» **Exercise aim**
Output the records that follow, with every character intact.

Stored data
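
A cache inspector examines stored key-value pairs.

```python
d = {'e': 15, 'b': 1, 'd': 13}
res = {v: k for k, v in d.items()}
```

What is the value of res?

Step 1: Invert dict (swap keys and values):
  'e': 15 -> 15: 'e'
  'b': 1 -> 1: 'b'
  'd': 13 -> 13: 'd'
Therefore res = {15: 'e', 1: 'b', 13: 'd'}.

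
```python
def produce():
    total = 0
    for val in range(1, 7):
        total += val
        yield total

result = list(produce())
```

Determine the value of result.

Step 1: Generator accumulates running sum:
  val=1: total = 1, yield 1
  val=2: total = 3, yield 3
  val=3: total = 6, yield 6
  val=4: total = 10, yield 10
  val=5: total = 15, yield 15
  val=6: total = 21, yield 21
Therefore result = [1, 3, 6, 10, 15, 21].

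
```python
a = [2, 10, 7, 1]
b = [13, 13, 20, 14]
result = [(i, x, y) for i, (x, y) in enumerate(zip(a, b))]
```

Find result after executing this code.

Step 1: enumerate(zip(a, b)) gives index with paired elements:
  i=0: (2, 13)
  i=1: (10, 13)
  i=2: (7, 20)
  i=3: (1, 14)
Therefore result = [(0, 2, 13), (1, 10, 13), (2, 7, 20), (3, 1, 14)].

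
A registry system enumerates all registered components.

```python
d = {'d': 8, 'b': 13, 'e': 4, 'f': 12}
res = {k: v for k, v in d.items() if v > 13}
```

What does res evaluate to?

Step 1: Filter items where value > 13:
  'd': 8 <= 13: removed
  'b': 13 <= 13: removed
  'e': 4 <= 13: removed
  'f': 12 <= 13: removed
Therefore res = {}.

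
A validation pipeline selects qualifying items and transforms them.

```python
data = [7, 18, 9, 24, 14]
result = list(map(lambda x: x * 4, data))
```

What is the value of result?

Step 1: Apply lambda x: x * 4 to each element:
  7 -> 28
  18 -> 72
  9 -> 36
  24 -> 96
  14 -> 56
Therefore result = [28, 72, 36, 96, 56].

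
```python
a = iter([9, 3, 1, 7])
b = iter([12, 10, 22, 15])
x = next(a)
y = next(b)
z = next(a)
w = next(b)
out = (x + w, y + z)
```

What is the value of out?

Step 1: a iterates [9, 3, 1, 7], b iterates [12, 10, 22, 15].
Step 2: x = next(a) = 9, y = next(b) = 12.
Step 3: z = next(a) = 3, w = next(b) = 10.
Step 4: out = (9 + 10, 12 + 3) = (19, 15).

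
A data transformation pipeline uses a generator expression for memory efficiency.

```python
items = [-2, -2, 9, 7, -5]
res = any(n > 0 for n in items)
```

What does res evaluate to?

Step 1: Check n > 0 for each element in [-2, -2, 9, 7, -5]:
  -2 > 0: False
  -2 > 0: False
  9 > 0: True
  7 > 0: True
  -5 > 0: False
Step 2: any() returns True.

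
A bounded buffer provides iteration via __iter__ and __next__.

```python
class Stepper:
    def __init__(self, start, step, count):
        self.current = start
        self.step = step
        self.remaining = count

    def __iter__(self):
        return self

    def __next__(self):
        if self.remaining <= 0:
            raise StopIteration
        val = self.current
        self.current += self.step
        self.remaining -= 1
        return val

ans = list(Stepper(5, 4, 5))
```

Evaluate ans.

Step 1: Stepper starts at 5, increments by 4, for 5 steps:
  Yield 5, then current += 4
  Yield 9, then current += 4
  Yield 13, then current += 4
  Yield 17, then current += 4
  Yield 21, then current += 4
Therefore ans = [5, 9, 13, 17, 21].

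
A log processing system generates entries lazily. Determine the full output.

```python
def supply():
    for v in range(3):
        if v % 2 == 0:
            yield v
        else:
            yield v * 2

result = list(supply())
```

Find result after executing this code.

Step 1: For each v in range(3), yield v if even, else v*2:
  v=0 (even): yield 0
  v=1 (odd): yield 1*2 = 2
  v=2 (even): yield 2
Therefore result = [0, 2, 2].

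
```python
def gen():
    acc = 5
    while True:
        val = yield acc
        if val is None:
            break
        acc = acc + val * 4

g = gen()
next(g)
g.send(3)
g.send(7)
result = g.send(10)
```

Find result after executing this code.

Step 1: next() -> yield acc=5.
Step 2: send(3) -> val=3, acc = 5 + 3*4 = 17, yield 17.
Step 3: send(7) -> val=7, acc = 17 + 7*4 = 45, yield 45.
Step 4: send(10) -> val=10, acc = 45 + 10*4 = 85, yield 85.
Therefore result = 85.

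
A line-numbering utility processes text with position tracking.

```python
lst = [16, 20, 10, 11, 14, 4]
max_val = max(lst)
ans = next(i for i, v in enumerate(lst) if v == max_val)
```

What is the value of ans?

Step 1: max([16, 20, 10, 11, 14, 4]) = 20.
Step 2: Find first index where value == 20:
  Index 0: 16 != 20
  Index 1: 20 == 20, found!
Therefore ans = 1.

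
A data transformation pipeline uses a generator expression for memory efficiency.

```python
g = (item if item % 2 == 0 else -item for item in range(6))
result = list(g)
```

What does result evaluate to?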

» **Reply**
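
A cache inspector examines stored key-value pairs.

```python
d = {'e': 15, 'b': 1, 'd': 13}
res = {v: k for k, v in d.items()}
```

What is the value of res?

Step 1: Invert dict (swap keys and values):
  'e': 15 -> 15: 'e'
  'b': 1 -> 1: 'b'
  'd': 13 -> 13: 'd'
Therefore res = {15: 'e', 1: 'b', 13: 'd'}.

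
```python
def produce():
    total = 0
    for val in range(1, 7):
        total += val
        yield total

result = list(produce())
```

Determine the value of result.

Step 1: Generator accumulates running sum:
  val=1: total = 1, yield 1
  val=2: total = 3, yield 3
  val=3: total = 6, yield 6
  val=4: total = 10, yield 10
  val=5: total = 15, yield 15
  val=6: total = 21, yield 21
Therefore result = [1, 3, 6, 10, 15, 21].

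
```python
a = [2, 10, 7, 1]
b = [13, 13, 20, 14]
result = [(i, x, y) for i, (x, y) in enumerate(zip(a, b))]
```

Find result after executing this code.

Step 1: enumerate(zip(a, b)) gives index with paired elements:
  i=0: (2, 13)
  i=1: (10, 13)
  i=2: (7, 20)
  i=3: (1, 14)
Therefore result = [(0, 2, 13), (1, 10, 13), (2, 7, 20), (3, 1, 14)].

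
A registry system enumerates all registered components.

```python
d = {'d': 8, 'b': 13, 'e': 4, 'f': 12}
res = {k: v for k, v in d.items() if v > 13}
```

What does res evaluate to?

Step 1: Filter items where value > 13:
  'd': 8 <= 13: removed
  'b': 13 <= 13: removed
  'e': 4 <= 13: removed
  'f': 12 <= 13: removed
Therefore res = {}.

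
A validation pipeline selects qualifying items and transforms them.

```python
data = [7, 18, 9, 24, 14]
result = list(map(lambda x: x * 4, data))
```

What is the value of result?

Step 1: Apply lambda x: x * 4 to each element:
  7 -> 28
  18 -> 72
  9 -> 36
  24 -> 96
  14 -> 56
Therefore result = [28, 72, 36, 96, 56].

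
```python
a = iter([9, 3, 1, 7])
b = iter([12, 10, 22, 15])
x = next(a)
y = next(b)
z = next(a)
w = next(b)
out = (x + w, y + z)
```

What is the value of out?

Step 1: a iterates [9, 3, 1, 7], b iterates [12, 10, 22, 15].
Step 2: x = next(a) = 9, y = next(b) = 12.
Step 3: z = next(a) = 3, w = next(b) = 10.
Step 4: out = (9 + 10, 12 + 3) = (19, 15).

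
A data transformation pipeline uses a generator expression for memory efficiency.

```python
items = [-2, -2, 9, 7, -5]
res = any(n > 0 for n in items)
```

What does res evaluate to?

Step 1: Check n > 0 for each element in [-2, -2, 9, 7, -5]:
  -2 > 0: False
  -2 > 0: False
  9 > 0: True
  7 > 0: True
  -5 > 0: False
Step 2: any() returns True.

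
A bounded buffer provides iteration via __iter__ and __next__.

```python
class Stepper:
    def __init__(self, start, step, count):
        self.current = start
        self.step = step
        self.remaining = count

    def __iter__(self):
        return self

    def __next__(self):
        if self.remaining <= 0:
            raise StopIteration
        val = self.current
        self.current += self.step
        self.remaining -= 1
        return val

ans = list(Stepper(5, 4, 5))
```

Evaluate ans.

Step 1: Stepper starts at 5, increments by 4, for 5 steps:
  Yield 5, then current += 4
  Yield 9, then current += 4
  Yield 13, then current += 4
  Yield 17, then current += 4
  Yield 21, then current += 4
Therefore ans = [5, 9, 13, 17, 21].

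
A log processing system generates entries lazily. Determine the full output.

```python
def supply():
    for v in range(3):
        if v % 2 == 0:
            yield v
        else:
            yield v * 2

result = list(supply())
```

Find result after executing this code.

Step 1: For each v in range(3), yield v if even, else v*2:
  v=0 (even): yield 0
  v=1 (odd): yield 1*2 = 2
  v=2 (even): yield 2
Therefore result = [0, 2, 2].

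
```python
def gen():
    acc = 5
    while True:
        val = yield acc
        if val is None:
            break
        acc = acc + val * 4

g = gen()
next(g)
g.send(3)
g.send(7)
result = g.send(10)
```

Find result after executing this code.

Step 1: next() -> yield acc=5.
Step 2: send(3) -> val=3, acc = 5 + 3*4 = 17, yield 17.
Step 3: send(7) -> val=7, acc = 17 + 7*4 = 45, yield 45.
Step 4: send(10) -> val=10, acc = 45 + 10*4 = 85, yield 85.
Therefore result = 85.

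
A line-numbering utility processes text with position tracking.

```python
lst = [16, 20, 10, 11, 14, 4]
max_val = max(lst)
ans = next(i for i, v in enumerate(lst) if v == max_val)
```

What is the value of ans?

Step 1: max([16, 20, 10, 11, 14, 4]) = 20.
Step 2: Find first index where value == 20:
  Index 0: 16 != 20
  Index 1: 20 == 20, found!
Therefore ans = 1.

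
A data transformation pipeline uses a generator expression for memory efficiency.

```python
g = (item if item % 2 == 0 else -item for item in range(6))
result = list(g)
```

What does result evaluate to?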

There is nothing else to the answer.